WHAT IS EXPECTED:
Please return the lines below verbatim, beginning at the one that has "Vertical(L, E)" and stopping after the one that has "Orientation: Q is", and add no other lines.

TASK MATERIAL:

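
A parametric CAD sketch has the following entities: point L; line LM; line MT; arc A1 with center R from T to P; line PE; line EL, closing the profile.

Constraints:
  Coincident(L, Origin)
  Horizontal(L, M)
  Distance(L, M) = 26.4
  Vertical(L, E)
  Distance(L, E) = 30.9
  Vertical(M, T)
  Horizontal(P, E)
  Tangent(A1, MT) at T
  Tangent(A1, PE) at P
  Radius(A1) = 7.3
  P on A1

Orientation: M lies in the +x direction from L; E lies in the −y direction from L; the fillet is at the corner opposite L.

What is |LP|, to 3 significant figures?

36.3

L is at the origin; LM is horizontal with |LM| = 26.4 and M on the +x side, so M = (26.4, 0.00). L and E share the same x with |LE| = 30.9 and E on the −y side, so E = (0.00, -30.9). The virtual corner opposite L is at (26.4, -30.9). A1 meets MT tangentially, so RT is at right angles to MT and since A1 is tangent to PE there, RP ⟂ PE, with radius 7.3, so the center R sits 7.3 in from both sides at R = (19.1, -23.6). That places the tangent points at T = (26.4, -23.6) on MT and P = (19.1, -30.9) on PE. Then |LP| = |P − L| = 36.3.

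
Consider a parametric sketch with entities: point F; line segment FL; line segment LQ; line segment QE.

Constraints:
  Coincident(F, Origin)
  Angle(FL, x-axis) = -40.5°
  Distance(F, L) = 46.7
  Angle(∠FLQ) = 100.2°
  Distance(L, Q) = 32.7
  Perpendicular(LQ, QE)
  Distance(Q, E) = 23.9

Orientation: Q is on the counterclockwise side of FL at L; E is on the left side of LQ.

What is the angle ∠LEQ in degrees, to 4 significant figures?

53.84°

F is at the origin; FL runs at -40.5° with length 46.7, so L = 46.7·(cos -40.5°, sin -40.5°) = (35.51, -30.33). ∠FLQ = 100.2°, so LQ runs at -40.5° + (180° − 100.2°) = 39.30° from the x-axis; with |LQ| = 32.7, Q = L + 32.7·(cos 39.30°, sin 39.30°) = (60.82, -9.618). LQ is perpendicular to QE; with |QE| = 23.9 on the left of LQ, E = Q + 23.9·(-0.6334, 0.7738) = (45.68, 8.877). Then cos ∠LEQ = EL·EQ / (|EL||EQ|), giving 53.84°.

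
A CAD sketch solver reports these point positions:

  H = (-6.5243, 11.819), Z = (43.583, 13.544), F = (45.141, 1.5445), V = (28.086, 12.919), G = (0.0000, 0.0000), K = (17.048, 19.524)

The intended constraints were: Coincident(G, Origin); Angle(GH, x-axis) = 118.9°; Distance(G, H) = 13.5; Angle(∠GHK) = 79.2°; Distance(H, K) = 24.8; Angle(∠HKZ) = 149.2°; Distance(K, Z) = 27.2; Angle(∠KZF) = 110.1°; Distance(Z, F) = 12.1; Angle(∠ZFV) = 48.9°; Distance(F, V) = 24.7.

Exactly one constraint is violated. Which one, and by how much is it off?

Distance(F, V) = 24.7 — off by 4.20.

G = (0.00, 0.00) ✓; GH at 118.9° ✓; |GH| = 13.50 ✓; ∠GHK = 79.20° ✓; |HK| = 24.80 ✓; ∠HKZ = 149.2° ✓; |KZ| = 27.20 ✓; ∠KZF = 110.1° ✓; |ZF| = 12.10 ✓; ∠ZFV = 48.90° ✓; |FV| = 20.50 ✗.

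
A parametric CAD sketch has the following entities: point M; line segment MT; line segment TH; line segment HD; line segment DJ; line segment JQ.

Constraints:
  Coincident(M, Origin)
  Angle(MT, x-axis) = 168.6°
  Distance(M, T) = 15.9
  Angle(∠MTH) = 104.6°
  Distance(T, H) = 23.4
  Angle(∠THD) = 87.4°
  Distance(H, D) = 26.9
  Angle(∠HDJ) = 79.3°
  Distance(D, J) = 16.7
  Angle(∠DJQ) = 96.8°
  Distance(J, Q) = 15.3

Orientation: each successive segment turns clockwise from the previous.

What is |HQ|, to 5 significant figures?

17.580

M is at the origin; MT runs at 168.6° with length 15.9, so T = (-15.586, 3.1428). ∠MTH = 104.6° gives TH at 93.200° from the x-axis; with |TH| = 23.4, H = (-16.893, 26.506). ∠THD = 87.4° gives HD at 0.60000° from the x-axis; with |HD| = 26.9, D = (10.006, 26.788). ∠HDJ = 79.3° gives DJ at -100.10° from the x-axis; with |DJ| = 16.7, J = (7.0774, 10.347). ∠DJQ = 96.8° gives JQ at 176.70° from the x-axis; with |JQ| = 15.3, Q = (-8.1973, 11.227). Then |HQ| = |Q − H| = 17.580.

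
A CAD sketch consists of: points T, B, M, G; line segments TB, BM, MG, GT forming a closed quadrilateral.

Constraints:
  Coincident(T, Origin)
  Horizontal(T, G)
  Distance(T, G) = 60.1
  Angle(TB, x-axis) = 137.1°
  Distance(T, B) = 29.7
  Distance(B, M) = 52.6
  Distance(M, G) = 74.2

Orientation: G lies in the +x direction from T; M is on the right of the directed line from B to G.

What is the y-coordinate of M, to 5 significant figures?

-30.434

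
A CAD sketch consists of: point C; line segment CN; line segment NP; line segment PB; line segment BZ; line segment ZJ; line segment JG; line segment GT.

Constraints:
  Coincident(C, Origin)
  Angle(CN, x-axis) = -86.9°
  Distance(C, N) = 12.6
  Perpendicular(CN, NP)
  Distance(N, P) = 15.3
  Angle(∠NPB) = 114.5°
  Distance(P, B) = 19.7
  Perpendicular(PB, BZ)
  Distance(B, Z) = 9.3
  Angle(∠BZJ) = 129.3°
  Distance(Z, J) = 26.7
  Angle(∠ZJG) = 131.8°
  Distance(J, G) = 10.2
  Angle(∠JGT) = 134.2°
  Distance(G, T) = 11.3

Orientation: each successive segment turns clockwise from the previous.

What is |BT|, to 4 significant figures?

40.33

∠ZJG = 131.8° gives JG at -71.30° from the x-axis; with |JG| = 10.2, G = (12.35, -11.78). ∠JGT = 134.2° gives GT at -117.1° from the x-axis; with |GT| = 11.3, T = (7.200, -21.84). Then |BT| = |T − B| = 40.33.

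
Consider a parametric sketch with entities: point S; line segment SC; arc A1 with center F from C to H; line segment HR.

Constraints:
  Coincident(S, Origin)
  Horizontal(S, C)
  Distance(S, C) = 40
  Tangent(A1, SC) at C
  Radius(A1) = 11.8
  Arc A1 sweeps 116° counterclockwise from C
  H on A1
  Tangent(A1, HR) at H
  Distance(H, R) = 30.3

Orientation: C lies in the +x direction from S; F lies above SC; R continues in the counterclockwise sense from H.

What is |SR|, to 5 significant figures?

57.855

On A1, C sits at bearing -90° from F; a 116° counterclockwise sweep puts H at bearing 26°, so H = F + 11.8·(cos 26°, sin 26°) = (50.606, 16.973). Tangency of A1 to HR means the radius FH is perpendicular to HR, so HR runs along (−sin 26°, cos 26°); with |HR| = 30.3, R = (37.323, 44.206). Then |SR| = |R − S| = 57.855.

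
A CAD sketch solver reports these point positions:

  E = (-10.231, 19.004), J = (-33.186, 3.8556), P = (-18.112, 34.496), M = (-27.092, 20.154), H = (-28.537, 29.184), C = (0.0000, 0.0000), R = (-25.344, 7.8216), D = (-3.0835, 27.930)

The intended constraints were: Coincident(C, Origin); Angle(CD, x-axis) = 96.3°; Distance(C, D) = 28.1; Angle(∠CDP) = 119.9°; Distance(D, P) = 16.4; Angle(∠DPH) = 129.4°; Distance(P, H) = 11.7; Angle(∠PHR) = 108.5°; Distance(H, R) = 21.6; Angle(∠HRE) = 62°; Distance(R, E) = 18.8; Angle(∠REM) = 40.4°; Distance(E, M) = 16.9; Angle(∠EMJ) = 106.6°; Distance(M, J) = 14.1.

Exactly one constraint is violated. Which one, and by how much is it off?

Distance(M, J) = 14.1 — off by 3.30.

C = (0.00, 0.00) ✓; CD at 96.30° ✓; |CD| = 28.10 ✓; ∠CDP = 119.9° ✓; |DP| = 16.40 ✓; ∠DPH = 129.4° ✓; |PH| = 11.70 ✓; ∠PHR = 108.5° ✓; |HR| = 21.60 ✓; ∠HRE = 62.00° ✓; |RE| = 18.80 ✓; ∠REM = 40.40° ✓; |EM| = 16.90 ✓; ∠EMJ = 106.6° ✓; |MJ| = 17.40 ✗.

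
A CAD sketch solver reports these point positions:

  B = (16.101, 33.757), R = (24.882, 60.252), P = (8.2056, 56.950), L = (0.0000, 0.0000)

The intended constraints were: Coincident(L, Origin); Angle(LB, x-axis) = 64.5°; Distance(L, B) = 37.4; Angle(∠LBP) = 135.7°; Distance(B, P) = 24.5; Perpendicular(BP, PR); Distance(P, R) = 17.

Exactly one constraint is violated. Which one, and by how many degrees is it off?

Perpendicular(BP, PR) — off by 7.60°.

L = (0.00, 0.00) ✓; LB at 64.50° ✓; |LB| = 37.40 ✓; ∠LBP = 135.7° ✓; |BP| = 24.50 ✓; ∠(BP, PR) = 97.60° ✗; |PR| = 17.00 ✓.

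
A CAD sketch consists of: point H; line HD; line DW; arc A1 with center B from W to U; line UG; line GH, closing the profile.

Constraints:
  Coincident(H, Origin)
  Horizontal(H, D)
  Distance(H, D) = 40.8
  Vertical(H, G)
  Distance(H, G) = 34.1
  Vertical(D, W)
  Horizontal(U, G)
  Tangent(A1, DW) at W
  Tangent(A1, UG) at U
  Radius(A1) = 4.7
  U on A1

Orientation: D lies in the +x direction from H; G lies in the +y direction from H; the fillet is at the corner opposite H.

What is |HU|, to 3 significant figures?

49.7

H is at the origin; H and D share the same y with |HD| = 40.8 and D on the +x side, so D = (40.8, 0.00). H and G share the same x with |HG| = 34.1 and G on the +y side, so G = (0.00, 34.1). The virtual corner opposite H is at (40.8, 34.1). The tangent condition forces BW to be normal to DW and the tangent condition forces BU to be normal to UG, with radius 4.7, so the center B sits 4.7 in from both sides at B = (36.1, 29.4). That places the tangent points at W = (40.8, 29.4) on DW and U = (36.1, 34.1) on UG. Then |HU| = |U − H| = 49.7.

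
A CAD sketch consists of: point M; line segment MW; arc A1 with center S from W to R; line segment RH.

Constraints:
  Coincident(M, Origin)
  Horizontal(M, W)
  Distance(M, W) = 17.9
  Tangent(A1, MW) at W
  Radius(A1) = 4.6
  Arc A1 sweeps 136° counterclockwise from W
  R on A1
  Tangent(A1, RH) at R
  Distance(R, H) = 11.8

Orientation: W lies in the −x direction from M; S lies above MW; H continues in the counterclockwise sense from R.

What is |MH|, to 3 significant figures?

28.2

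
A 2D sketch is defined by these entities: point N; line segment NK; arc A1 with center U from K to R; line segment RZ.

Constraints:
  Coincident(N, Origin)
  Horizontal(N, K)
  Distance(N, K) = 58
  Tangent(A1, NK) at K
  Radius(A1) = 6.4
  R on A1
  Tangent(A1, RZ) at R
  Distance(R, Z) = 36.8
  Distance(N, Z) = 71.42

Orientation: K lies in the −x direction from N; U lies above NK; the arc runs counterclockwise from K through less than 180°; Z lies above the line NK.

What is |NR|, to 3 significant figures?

52.2

N is at the origin; NK is horizontal with |NK| = 58.0 and K on the −x side, so K = (-58.0, 0.00). Tangency of A1 to NK means the radius UK is perpendicular to NK, so U = K + (0, 6.4) = (-58.0, 6.40). Since UR ⟂ RZ (tangency), |UZ| = √(6.4² + 36.8²) = 37.4 regardless of where R sits on A1. So Z lies on both circle(N, 71.42) and circle(U, 37.4); the above-NK intersection is Z = (-56.5, 43.7). R is the foot of the tangent from Z: R = (-51.7, 7.24).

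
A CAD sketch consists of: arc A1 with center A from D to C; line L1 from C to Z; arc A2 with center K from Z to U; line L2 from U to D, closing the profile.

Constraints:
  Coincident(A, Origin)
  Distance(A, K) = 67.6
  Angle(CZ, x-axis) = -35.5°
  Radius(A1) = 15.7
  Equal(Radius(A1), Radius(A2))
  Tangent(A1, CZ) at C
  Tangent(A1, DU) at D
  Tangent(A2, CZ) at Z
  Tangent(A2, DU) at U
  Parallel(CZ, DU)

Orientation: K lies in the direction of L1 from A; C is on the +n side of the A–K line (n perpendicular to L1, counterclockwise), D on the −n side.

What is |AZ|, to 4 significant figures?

69.40

Tangency of A1 to both parallel lines with radius 15.7 puts C and D at A ± 15.7·n: C = (9.117, 12.78), D = (-9.117, -12.78). Equal radii place Z and U the same way about K: Z = K + 15.7·n = (64.15, -26.47), U = K − 15.7·n = (45.92, -52.04). Then |AZ| = |Z − A| = 69.40.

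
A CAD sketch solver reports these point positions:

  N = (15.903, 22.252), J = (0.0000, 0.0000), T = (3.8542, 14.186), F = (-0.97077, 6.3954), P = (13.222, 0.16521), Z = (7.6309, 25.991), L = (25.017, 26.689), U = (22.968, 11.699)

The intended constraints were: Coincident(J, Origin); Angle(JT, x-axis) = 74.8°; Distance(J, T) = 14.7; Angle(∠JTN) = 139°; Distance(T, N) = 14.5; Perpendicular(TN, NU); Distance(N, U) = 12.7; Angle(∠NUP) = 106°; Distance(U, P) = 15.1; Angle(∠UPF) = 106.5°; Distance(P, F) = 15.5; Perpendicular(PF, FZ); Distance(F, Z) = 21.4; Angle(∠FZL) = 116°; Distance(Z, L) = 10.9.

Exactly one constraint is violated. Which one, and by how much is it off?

Distance(Z, L) = 10.9 — off by 6.50.

J = (0.00, 0.00) ✓; JT at 74.80° ✓; |JT| = 14.70 ✓; ∠JTN = 139.0° ✓; |TN| = 14.50 ✓; ∠(TN, NU) = 90.00° ✓; |NU| = 12.70 ✓; ∠NUP = 106.0° ✓; |UP| = 15.10 ✓; ∠UPF = 106.5° ✓; |PF| = 15.50 ✓; ∠(PF, FZ) = 90.00° ✓; |FZ| = 21.40 ✓; ∠FZL = 116.0° ✓; |ZL| = 17.40 ✗.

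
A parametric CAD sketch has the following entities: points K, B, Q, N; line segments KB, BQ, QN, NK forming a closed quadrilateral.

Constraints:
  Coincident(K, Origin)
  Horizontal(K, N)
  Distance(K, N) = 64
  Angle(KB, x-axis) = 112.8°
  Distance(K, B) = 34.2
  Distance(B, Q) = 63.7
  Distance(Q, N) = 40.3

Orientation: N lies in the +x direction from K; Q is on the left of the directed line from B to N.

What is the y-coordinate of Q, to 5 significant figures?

37.839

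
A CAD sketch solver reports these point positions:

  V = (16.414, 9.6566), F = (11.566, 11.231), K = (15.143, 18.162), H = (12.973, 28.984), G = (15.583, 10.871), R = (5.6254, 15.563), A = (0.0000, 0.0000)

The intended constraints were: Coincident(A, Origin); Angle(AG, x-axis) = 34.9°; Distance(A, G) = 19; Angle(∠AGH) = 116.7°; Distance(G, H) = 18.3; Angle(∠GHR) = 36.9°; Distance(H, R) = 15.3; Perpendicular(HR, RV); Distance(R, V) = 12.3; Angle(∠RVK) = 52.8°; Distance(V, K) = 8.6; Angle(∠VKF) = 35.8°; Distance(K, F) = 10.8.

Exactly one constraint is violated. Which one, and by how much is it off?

Distance(K, F) = 10.8 — off by 3.00.

A = (0.00, 0.00) ✓; AG at 34.90° ✓; |AG| = 19.00 ✓; ∠AGH = 116.7° ✓; |GH| = 18.30 ✓; ∠GHR = 36.90° ✓; |HR| = 15.30 ✓; ∠(HR, RV) = 90.00° ✓; |RV| = 12.30 ✓; ∠RVK = 52.80° ✓; |VK| = 8.600 ✓; ∠VKF = 35.80° ✓; |KF| = 7.800 ✗.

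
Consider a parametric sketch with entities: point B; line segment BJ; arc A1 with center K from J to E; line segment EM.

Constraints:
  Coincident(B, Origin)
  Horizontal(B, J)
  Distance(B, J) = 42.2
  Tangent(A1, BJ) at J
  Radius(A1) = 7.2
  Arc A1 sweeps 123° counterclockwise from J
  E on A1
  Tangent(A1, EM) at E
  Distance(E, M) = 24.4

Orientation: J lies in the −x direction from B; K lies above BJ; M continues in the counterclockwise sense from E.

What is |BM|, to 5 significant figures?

58.677

B is at the origin; B and J share the same y with |BJ| = 42.2 and J on the −x side, so J = (-42.200, 0.0000). The tangent condition forces KJ to be normal to BJ, so K = J + (0, 7.2) = (-42.200, 7.2000). On A1, J sits at bearing -90° from K; a 123° counterclockwise sweep puts E at bearing 33°, so E = K + 7.2·(cos 33°, sin 33°) = (-36.162, 11.121). A1 meets EM tangentially, so KE is at right angles to EM, so EM runs along (−sin 33°, cos 33°); with |EM| = 24.4, M = (-49.451, 31.585). Then |BM| = |M − B| = 58.677.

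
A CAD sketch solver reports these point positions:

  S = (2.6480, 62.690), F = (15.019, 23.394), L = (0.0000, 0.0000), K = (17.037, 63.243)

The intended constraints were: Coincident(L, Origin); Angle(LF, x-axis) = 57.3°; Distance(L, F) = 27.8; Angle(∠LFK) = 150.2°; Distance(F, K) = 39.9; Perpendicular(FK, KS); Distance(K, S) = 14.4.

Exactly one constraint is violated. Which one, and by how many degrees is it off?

Perpendicular(FK, KS) — off by 5.10°.

L = (0.00, 0.00) ✓; LF at 57.30° ✓; |LF| = 27.80 ✓; ∠LFK = 150.2° ✓; |FK| = 39.90 ✓; ∠(FK, KS) = 95.10° ✗; |KS| = 14.40 ✓.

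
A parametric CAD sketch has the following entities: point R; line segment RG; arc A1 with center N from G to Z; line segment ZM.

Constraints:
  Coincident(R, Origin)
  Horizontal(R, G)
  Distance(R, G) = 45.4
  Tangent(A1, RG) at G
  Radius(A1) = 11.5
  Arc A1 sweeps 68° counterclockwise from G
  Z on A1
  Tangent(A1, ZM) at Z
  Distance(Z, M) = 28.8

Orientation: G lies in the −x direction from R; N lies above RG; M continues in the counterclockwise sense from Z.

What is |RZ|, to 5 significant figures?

35.474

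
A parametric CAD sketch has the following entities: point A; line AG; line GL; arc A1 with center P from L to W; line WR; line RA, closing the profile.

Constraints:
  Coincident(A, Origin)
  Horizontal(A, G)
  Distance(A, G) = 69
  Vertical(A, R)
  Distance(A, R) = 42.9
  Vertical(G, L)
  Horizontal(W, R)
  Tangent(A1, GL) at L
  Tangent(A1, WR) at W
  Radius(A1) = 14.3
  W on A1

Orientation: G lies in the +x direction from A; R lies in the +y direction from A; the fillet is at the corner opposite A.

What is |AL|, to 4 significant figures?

74.69

The virtual corner opposite A is at (69.00, 42.90). Since A1 is tangent to GL there, PL ⟂ GL and since A1 is tangent to WR there, PW ⟂ WR, with radius 14.3, so the center P sits 14.3 in from both sides at P = (54.70, 28.60). That places the tangent points at L = (69.00, 28.60) on GL and W = (54.70, 42.90) on WR. Then |AL| = |L − A| = 74.69.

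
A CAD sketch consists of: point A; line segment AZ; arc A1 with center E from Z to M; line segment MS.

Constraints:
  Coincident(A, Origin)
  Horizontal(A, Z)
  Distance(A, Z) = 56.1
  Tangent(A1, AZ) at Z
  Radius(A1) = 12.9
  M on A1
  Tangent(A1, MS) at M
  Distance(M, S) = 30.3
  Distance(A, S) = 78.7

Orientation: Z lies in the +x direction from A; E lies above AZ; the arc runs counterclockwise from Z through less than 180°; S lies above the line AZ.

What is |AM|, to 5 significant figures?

70.421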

RESPONSE TO THIS TASK:
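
  Vertical(L, E)
  Distance(L, E) = 30.9
  Vertical(M, T)
  Horizontal(P, E)
  Tangent(A1, MT) at T
  Tangent(A1, PE) at P
  Radius(A1) = 7.3
  P on A1

Orientation: M lies in the +x direction from L; E lies in the −y direction from L; the fillet is at the corner opposite L.

What is |LP|, to 3 significant figures?

36.3

L is at the origin; LM is horizontal with |LM| = 26.4 and M on the +x side, so M = (26.4, 0.00). L and E share the same x with |LE| = 30.9 and E on the −y side, so E = (0.00, -30.9). The virtual corner opposite L is at (26.4, -30.9). A1 meets MT tangentially, so RT is at right angles to MT and since A1 is tangent to PE there, RP ⟂ PE, with radius 7.3, so the center R sits 7.3 in from both sides at R = (19.1, -23.6). That places the tangent points at T = (26.4, -23.6) on MT and P = (19.1, -30.9) on PE. Then |LP| = |P − L| = 36.3.

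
Consider a parametric sketch with entities: point F; line segment FL; line segment LQ; line segment QE.

Constraints:
  Coincident(F, Origin)
  Angle(FL, x-axis) = -40.5°
  Distance(F, L) = 46.7
  Angle(∠FLQ) = 100.2°
  Distance(L, Q) = 32.7
  Perpendicular(LQ, QE)
  Distance(Q, E) = 23.9

Orientation: Q is on the counterclockwise side of FL at L; E is on the left side of LQ.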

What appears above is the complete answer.